# WORK ITEM:
Write out, word for word, the line that contains "Answer: 12061" and each line after it down to the last line of the data below. Include nothing more.

══════════════════════════════

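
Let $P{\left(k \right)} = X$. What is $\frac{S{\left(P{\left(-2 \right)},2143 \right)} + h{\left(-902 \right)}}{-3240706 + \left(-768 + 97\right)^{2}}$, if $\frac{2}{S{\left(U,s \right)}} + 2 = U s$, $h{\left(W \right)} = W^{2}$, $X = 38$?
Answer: $- \frac{6625340093}{22723314588} \approx -0.29157$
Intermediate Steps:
$P{\left(k \right)} = 38$
$S{\left(U,s \right)} = \frac{2}{-2 + U s}$
$\frac{S{\left(P{\left(-2 \right)},2143 \right)} + h{\left(-902 \right)}}{-3240706 + \left(-768 + 97\right)^{2}} = \frac{\frac{2}{-2 + 38 \cdot 2143} + \left(-902\right)^{2}}{-3240706 + \left(-768 + 97\right)^{2}} = \frac{\frac{2}{-2 + 81434} + 813604}{-3240706 + \left(-671\right)^{2}} = \frac{\frac{2}{81432} + 813604}{-3240706 + 450241} = \frac{2 \cdot \frac{1}{81432} + 813604}{-2790465} = \left(\frac{1}{40716} + 813604\right) \left(- \frac{1}{2790465}\right) = \frac{33126700465}{40716} \left(- \frac{1}{2790465}\right) = - \frac{6625340093}{22723314588}$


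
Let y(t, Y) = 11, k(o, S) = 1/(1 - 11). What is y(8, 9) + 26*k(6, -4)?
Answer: 42/5 ≈ 8.4000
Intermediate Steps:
k(o, S) = -⅒ (k(o, S) = 1/(-10) = -⅒)
y(8, 9) + 26*k(6, -4) = 11 + 26*(-⅒) = 11 - 13/5 = 42/5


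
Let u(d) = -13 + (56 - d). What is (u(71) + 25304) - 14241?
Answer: 11035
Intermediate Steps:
u(d) = 43 - d
(u(71) + 25304) - 14241 = ((43 - 1*71) + 25304) - 14241 = ((43 - 71) + 25304) - 14241 = (-28 + 25304) - 14241 = 25276 - 14241 = 11035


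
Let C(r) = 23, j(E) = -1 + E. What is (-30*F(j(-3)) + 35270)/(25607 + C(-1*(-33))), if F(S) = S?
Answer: 3539/2563 ≈ 1.3808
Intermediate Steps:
(-30*F(j(-3)) + 35270)/(25607 + C(-1*(-33))) = (-30*(-1 - 3) + 35270)/(25607 + 23) = (-30*(-4) + 35270)/25630 = (120 + 35270)*(1/25630) = 35390*(1/25630) = 3539/2563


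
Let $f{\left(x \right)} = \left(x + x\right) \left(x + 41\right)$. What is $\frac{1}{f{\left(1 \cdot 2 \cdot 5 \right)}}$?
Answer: $\frac{1}{1020} \approx 0.00098039$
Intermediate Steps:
$f{\left(x \right)} = 2 x \left(41 + x\right)$
$\frac{1}{f{\left(1 \cdot 2 \cdot 5 \right)}} = \frac{1}{2 \cdot 1 \cdot 2 \cdot 5 \left(41 + 1 \cdot 2 \cdot 5\right)} = \frac{1}{2 \cdot 2 \cdot 5 \left(41 + 2 \cdot 5\right)} = \frac{1}{2 \cdot 10 \left(41 + 10\right)} = \frac{1}{2 \cdot 10 \cdot 51} = \frac{1}{1020}$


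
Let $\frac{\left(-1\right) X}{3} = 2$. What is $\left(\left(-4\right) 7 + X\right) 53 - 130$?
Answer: $-1932$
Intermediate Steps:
$X = -6$ ($X = \left(-3\right) 2 = -6$)
$\left(\left(-4\right) 7 + X\right) 53 - 130 = \left(\left(-4\right) 7 - 6\right) 53 - 130 = \left(-28 - 6\right) 53 - 130 = \left(-34\right) 53 - 130 = -1802 - 130 = -1932$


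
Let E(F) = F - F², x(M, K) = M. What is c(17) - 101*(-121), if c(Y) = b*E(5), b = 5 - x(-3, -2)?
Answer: 12061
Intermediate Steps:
b = 8 (b = 5 - 1*(-3) = 5 + 3 = 8)
c(Y) = -160 (c(Y) = 8*(5*(1 - 1*5)) = 8*(5*(1 - 5)) = 8*(5*(-4)) = 8*(-20) = -160)
c(17) - 101*(-121) = -160 - 101*(-121) = -160 + 12221 = 12061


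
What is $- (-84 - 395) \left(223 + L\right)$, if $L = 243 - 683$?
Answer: $-103943$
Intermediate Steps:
$L = -440$
$- (-84 - 395) \left(223 + L\right) = - (-84 - 395) \left(223 - 440\right) = - (-84 - 395) \left(-217\right) = \left(-1\right) \left(-479\right) \left(-217\right) = 479 \left(-217\right) = -103943$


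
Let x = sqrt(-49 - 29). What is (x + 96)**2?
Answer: (96 + I*sqrt(78))**2 ≈ 9138.0 + 1695.7*I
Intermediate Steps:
x = I*sqrt(78) (x = sqrt(-78) = I*sqrt(78) ≈ 8.8318*I)
(x + 96)**2 = (I*sqrt(78) + 96)**2 = (96 + I*sqrt(78))**2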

══════════════════════════════

# EXPECTED ANSWER:
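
Answer: 12061
Intermediate Steps:
b = 8 (b = 5 - 1*(-3) = 5 + 3 = 8)
c(Y) = -160 (c(Y) = 8*(5*(1 - 1*5)) = 8*(5*(1 - 5)) = 8*(5*(-4)) = 8*(-20) = -160)
c(17) - 101*(-121) = -160 - 101*(-121) = -160 + 12221 = 12061


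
What is $- (-84 - 395) \left(223 + L\right)$, if $L = 243 - 683$?
Answer: $-103943$
Intermediate Steps:
$L = -440$
$- (-84 - 395) \left(223 + L\right) = - (-84 - 395) \left(223 - 440\right) = - (-84 - 395) \left(-217\right) = \left(-1\right) \left(-479\right) \left(-217\right) = 479 \left(-217\right) = -103943$


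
Let x = sqrt(-49 - 29). What is (x + 96)**2?
Answer: (96 + I*sqrt(78))**2 ≈ 9138.0 + 1695.7*I
Intermediate Steps:
x = I*sqrt(78) (x = sqrt(-78) = I*sqrt(78) ≈ 8.8318*I)
(x + 96)**2 = (I*sqrt(78) + 96)**2 = (96 + I*sqrt(78))**2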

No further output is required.